▶ Aim of the task
Down to the final line, print the records again exactly.

▶ Data for the task
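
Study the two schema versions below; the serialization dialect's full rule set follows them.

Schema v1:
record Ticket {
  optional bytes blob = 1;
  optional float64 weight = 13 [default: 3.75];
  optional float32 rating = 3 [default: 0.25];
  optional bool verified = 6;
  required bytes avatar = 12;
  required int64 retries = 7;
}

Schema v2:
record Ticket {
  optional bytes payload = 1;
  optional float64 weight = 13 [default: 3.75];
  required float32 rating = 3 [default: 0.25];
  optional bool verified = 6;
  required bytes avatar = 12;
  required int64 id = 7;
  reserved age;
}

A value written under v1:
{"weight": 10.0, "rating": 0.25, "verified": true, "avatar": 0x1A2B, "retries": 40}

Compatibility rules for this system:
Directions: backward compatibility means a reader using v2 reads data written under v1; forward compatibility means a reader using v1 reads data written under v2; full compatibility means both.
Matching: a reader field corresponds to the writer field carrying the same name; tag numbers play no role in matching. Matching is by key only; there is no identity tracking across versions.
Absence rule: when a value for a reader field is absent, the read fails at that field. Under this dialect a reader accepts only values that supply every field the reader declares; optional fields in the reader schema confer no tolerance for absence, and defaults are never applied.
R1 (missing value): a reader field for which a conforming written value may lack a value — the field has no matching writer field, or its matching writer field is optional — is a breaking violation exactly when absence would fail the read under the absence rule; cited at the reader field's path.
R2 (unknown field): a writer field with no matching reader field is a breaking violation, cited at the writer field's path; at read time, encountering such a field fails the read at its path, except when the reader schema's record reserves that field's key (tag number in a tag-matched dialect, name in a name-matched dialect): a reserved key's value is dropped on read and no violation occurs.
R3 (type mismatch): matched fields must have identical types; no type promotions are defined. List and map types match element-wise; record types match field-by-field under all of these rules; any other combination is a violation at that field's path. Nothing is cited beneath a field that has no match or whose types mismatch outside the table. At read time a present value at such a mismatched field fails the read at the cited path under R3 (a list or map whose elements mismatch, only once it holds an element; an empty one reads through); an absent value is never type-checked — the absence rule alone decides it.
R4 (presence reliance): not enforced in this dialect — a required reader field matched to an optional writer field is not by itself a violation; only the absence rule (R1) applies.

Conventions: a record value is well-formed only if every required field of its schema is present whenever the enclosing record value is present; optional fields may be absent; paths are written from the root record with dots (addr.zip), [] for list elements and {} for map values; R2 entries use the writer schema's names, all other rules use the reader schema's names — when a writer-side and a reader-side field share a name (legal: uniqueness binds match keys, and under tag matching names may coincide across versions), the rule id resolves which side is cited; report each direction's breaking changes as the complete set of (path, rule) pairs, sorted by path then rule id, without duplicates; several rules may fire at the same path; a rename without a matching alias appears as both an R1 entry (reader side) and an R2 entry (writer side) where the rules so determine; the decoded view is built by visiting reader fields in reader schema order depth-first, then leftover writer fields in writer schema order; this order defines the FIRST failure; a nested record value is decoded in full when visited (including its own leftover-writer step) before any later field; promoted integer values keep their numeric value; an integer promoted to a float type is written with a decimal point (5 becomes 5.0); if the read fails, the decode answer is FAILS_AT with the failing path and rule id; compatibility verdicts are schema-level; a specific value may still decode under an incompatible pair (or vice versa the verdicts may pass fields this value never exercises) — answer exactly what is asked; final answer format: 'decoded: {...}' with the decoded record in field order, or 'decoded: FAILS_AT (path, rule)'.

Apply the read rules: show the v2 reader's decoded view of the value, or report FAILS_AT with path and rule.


decoded: FAILS_AT (payload, R1)

each type pair in Ticket: writer, then reader
migrating the Ticket value to v2:
  read fails at payload under R1 (no fill)
  => FAILS_AT (payload, R1)
remaining Ticket differences; none change what is asked:
  field rating in record Ticket: optional changed to required -> schema-level compatibility only; this Ticket value's decode is unchanged
  renamed field retries to id in record Ticket -> schema-level compatibility only; this Ticket value's decode is unchanged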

▶ Answer area
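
Study the two schema versions below; the serialization dialect's full rule set follows them.

Schema v1:
record Ticket {
  optional bytes blob = 1;
  optional float64 weight = 13 [default: 3.75];
  optional float32 rating = 3 [default: 0.25];
  optional bool verified = 6;
  required bytes avatar = 12;
  required int64 retries = 7;
}

Schema v2:
record Ticket {
  optional bytes payload = 1;
  optional float64 weight = 13 [default: 3.75];
  required float32 rating = 3 [default: 0.25];
  optional bool verified = 6;
  required bytes avatar = 12;
  required int64 id = 7;
  reserved age;
}

A value written under v1:
{"weight": 10.0, "rating": 0.25, "verified": true, "avatar": 0x1A2B, "retries": 40}

Compatibility rules for this system:
Directions: backward compatibility means a reader using v2 reads data written under v1; forward compatibility means a reader using v1 reads data written under v2; full compatibility means both.
Matching: a reader field corresponds to the writer field carrying the same name; tag numbers play no role in matching. Matching is by key only; there is no identity tracking across versions.
Absence rule: when a value for a reader field is absent, the read fails at that field. Under this dialect a reader accepts only values that supply every field the reader declares; optional fields in the reader schema confer no tolerance for absence, and defaults are never applied.
R1 (missing value): a reader field for which a conforming written value may lack a value — the field has no matching writer field, or its matching writer field is optional — is a breaking violation exactly when absence would fail the read under the absence rule; cited at the reader field's path.
R2 (unknown field): a writer field with no matching reader field is a breaking violation, cited at the writer field's path; at read time, encountering such a field fails the read at its path, except when the reader schema's record reserves that field's key (tag number in a tag-matched dialect, name in a name-matched dialect): a reserved key's value is dropped on read and no violation occurs.
R3 (type mismatch): matched fields must have identical types; no type promotions are defined. List and map types match element-wise; record types match field-by-field under all of these rules; any other combination is a violation at that field's path. Nothing is cited beneath a field that has no match or whose types mismatch outside the table. At read time a present value at such a mismatched field fails the read at the cited path under R3 (a list or map whose elements mismatch, only once it holds an element; an empty one reads through); an absent value is never type-checked — the absence rule alone decides it.
R4 (presence reliance): not enforced in this dialect — a required reader field matched to an optional writer field is not by itself a violation; only the absence rule (R1) applies.

Conventions: a record value is well-formed only if every required field of its schema is present whenever the enclosing record value is present; optional fields may be absent; paths are written from the root record with dots (addr.zip), [] for list elements and {} for map values; R2 entries use the writer schema's names, all other rules use the reader schema's names — when a writer-side and a reader-side field share a name (legal: uniqueness binds match keys, and under tag matching names may coincide across versions), the rule id resolves which side is cited; report each direction's breaking changes as the complete set of (path, rule) pairs, sorted by path then rule id, without duplicates; several rules may fire at the same path; a rename without a matching alias appears as both an R1 entry (reader side) and an R2 entry (writer side) where the rules so determine; the decoded view is built by visiting reader fields in reader schema order depth-first, then leftover writer fields in writer schema order; this order defines the FIRST failure; a nested record value is decoded in full when visited (including its own leftover-writer step) before any later field; promoted integer values keep their numeric value; an integer promoted to a float type is written with a decimal point (5 becomes 5.0); if the read fails, the decode answer is FAILS_AT with the failing path and rule id; compatibility verdicts are schema-level; a specific value may still decode under an incompatible pair (or vice versa the verdicts may pass fields this value never exercises) — answer exactly what is asked; final answer format: 'decoded: {...}' with the decoded record in field order, or 'decoded: FAILS_AT (path, rule)'.

Apply the read rules: show the v2 reader's decoded view of the value, or report FAILS_AT with path and rule.


decoded: FAILS_AT (payload, R1)

each type pair in Ticket: writer, then reader
migrating the Ticket value to v2:
  read fails at payload under R1 (no fill)
  => FAILS_AT (payload, R1)
remaining Ticket differences; none change what is asked:
  field rating in record Ticket: optional changed to required -> schema-level compatibility only; this Ticket value's decode is unchanged
  renamed field retries to id in record Ticket -> schema-level compatibility only; this Ticket value's decode is unchanged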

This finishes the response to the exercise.